▸ Records for the exercise:

- - - - -

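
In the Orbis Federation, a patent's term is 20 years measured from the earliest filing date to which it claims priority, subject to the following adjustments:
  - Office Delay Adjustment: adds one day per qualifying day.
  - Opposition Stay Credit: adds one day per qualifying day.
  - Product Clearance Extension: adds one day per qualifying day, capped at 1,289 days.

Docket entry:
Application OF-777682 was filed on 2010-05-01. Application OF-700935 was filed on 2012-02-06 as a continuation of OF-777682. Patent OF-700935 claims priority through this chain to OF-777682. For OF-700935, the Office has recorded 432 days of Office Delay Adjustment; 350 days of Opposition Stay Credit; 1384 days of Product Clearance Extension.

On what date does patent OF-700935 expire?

Earliest priority filing: 1 May 2010.
Base term: 1 May 2010 + 20 years → 1 May 2030.
Office Delay Adjustment: +432 days → 7 July 2031.
Opposition Stay Credit: +350 days → 21 June 2032.
Product Clearance Extension: 1384 days claimed exceeds the 1289-day cap, so +1289 days → 1 January 2036.

2036-01-01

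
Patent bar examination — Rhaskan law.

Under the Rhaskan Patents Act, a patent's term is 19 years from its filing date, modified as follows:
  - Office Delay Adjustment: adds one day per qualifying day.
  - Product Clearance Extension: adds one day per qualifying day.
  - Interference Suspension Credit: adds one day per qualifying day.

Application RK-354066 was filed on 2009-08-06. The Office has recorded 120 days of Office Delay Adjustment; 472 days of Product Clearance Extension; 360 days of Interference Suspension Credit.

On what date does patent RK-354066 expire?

March 16, 2031

Base term: filing date + 19 years → 6 August 2028.
Office Delay Adjustment: +120 days → 4 December 2028.
Product Clearance Extension: +472 days → 21 March 2030.
Interference Suspension Credit: +360 days → 16 March 2031.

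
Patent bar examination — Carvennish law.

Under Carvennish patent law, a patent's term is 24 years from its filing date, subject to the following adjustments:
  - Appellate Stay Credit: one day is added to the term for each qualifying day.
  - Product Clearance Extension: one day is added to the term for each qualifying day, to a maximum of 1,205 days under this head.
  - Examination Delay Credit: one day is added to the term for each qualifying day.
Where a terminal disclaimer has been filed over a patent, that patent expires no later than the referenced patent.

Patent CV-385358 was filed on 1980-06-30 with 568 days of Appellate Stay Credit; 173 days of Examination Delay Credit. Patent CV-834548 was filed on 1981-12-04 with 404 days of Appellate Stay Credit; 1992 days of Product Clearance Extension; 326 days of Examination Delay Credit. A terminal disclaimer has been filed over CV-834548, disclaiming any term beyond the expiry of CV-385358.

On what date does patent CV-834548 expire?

Natural term of CV-834548:
  Base: filing + 24 years → 4 December 2005.
  Appellate Stay Credit: +404 days → 12 January 2007.
  Product Clearance Extension: 1992 days claimed exceeds the 1205-day cap, so +1205 days → 1 May 2010.
  Examination Delay Credit: +326 days → 23 March 2011.
Expiry of referenced patent CV-385358:
  Base: filing + 24 years → 30 June 2004.
  Appellate Stay Credit: +568 days → 19 January 2006.
  Examination Delay Credit: +173 days → 11 July 2006.
Terminal disclaimer: CV-834548 expires on the earlier of 23 March 2011 and 11 July 2006.

July 11, 2006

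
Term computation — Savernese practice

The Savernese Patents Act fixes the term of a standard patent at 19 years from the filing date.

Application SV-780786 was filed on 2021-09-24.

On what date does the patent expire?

Filing date + 19 years → 24 September 2040.

September 24, 2040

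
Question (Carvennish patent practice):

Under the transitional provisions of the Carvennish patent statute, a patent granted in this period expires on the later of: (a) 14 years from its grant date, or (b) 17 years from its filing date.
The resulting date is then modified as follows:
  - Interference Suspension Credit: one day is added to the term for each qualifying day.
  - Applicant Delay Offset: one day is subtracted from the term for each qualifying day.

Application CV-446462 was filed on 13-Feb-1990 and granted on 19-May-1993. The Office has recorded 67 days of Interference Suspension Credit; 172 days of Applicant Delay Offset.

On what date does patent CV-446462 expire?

February 3, 2007

(a) grant + 14 years → 19 May 2007.
(b) filing + 17 years → 13 February 2007.
Later of the two: 19 May 2007.
Interference Suspension Credit: +67 days → 25 July 2007.
Applicant Delay Offset: −172 days → 3 February 2007.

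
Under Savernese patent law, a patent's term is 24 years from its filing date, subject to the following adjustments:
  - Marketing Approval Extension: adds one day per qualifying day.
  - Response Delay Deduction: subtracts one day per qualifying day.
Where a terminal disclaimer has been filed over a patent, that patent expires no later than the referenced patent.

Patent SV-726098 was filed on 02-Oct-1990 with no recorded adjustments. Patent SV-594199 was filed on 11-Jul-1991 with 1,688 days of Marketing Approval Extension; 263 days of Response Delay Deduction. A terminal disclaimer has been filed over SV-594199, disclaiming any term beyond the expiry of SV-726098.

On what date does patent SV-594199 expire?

Natural term of SV-594199:
  Base: filing + 24 years → 11 July 2015.
  Marketing Approval Extension: +1688 days → 23 February 2020.
  Response Delay Deduction: −263 days → 5 June 2019.
Expiry of referenced patent SV-726098:
  Base: filing + 24 years → 2 October 2014.
Terminal disclaimer: SV-594199 expires on the earlier of 5 June 2019 and 2 October 2014.

2014-10-02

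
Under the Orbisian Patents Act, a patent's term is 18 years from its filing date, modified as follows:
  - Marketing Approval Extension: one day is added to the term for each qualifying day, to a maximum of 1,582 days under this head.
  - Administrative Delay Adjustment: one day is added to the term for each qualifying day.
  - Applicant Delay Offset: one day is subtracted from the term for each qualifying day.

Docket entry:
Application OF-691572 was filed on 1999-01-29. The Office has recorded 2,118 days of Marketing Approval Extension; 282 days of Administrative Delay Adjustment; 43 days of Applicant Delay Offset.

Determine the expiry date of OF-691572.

2022-01-24

Base term: filing date + 18 years → 29 January 2017.
Marketing Approval Extension: 2118 days claimed exceeds the 1582-day cap, so +1582 days → 30 May 2021.
Administrative Delay Adjustment: +282 days → 8 March 2022.
Applicant Delay Offset: −43 days → 24 January 2022.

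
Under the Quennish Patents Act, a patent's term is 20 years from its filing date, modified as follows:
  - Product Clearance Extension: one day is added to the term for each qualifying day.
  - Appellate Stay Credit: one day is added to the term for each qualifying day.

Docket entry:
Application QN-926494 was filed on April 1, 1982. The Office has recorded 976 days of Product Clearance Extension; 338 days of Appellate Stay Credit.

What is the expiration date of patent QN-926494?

2005-11-05

Base term: filing date + 20 years → 1 April 2002.
Product Clearance Extension: +976 days → 2 December 2004.
Appellate Stay Credit: +338 days → 5 November 2005.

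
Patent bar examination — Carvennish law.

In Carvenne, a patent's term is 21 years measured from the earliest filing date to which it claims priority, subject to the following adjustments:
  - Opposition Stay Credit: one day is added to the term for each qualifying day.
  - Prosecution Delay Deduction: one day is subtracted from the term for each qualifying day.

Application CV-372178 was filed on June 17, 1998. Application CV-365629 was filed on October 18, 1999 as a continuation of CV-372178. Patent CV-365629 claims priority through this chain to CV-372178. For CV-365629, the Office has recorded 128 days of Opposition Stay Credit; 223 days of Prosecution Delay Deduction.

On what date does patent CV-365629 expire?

Earliest priority filing: 17 June 1998.
Base term: 17 June 1998 + 21 years → 17 June 2019.
Opposition Stay Credit: +128 days → 23 October 2019.
Prosecution Delay Deduction: −223 days → 14 March 2019.

2019-03-14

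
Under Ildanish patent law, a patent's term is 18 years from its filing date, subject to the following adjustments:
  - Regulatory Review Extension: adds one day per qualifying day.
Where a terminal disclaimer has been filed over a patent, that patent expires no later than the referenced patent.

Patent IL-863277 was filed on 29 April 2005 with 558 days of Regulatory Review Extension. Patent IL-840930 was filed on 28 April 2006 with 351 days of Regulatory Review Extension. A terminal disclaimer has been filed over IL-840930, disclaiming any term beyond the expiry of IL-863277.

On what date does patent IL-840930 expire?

Natural term of IL-840930:
  Base: filing + 18 years → 28 April 2024.
  Regulatory Review Extension: +351 days → 14 April 2025.
Expiry of referenced patent IL-863277:
  Base: filing + 18 years → 29 April 2023.
  Regulatory Review Extension: +558 days → 7 November 2024.
Terminal disclaimer: IL-840930 expires on the earlier of 14 April 2025 and 7 November 2024.

2024-11-07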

- - - - -

▸ Assigned task: Up to and including the line with "Application OF-777682 was", write out the records above exactly, starting from their first line.

▸ Answer space:
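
In the Orbis Federation, a patent's term is 20 years measured from the earliest filing date to which it claims priority, subject to the following adjustments:
  - Office Delay Adjustment: adds one day per qualifying day.
  - Opposition Stay Credit: adds one day per qualifying day.
  - Product Clearance Extension: adds one day per qualifying day, capped at 1,289 days.

Docket entry:
Application OF-777682 was filed on 2010-05-01. Application OF-700935 was filed on 2012-02-06 as a continuation of OF-777682. Patent OF-700935 claims priority through this chain to OF-777682. For OF-700935, the Office has recorded 432 days of Office Delay Adjustment; 350 days of Opposition Stay Credit; 1384 days of Product Clearance Extension.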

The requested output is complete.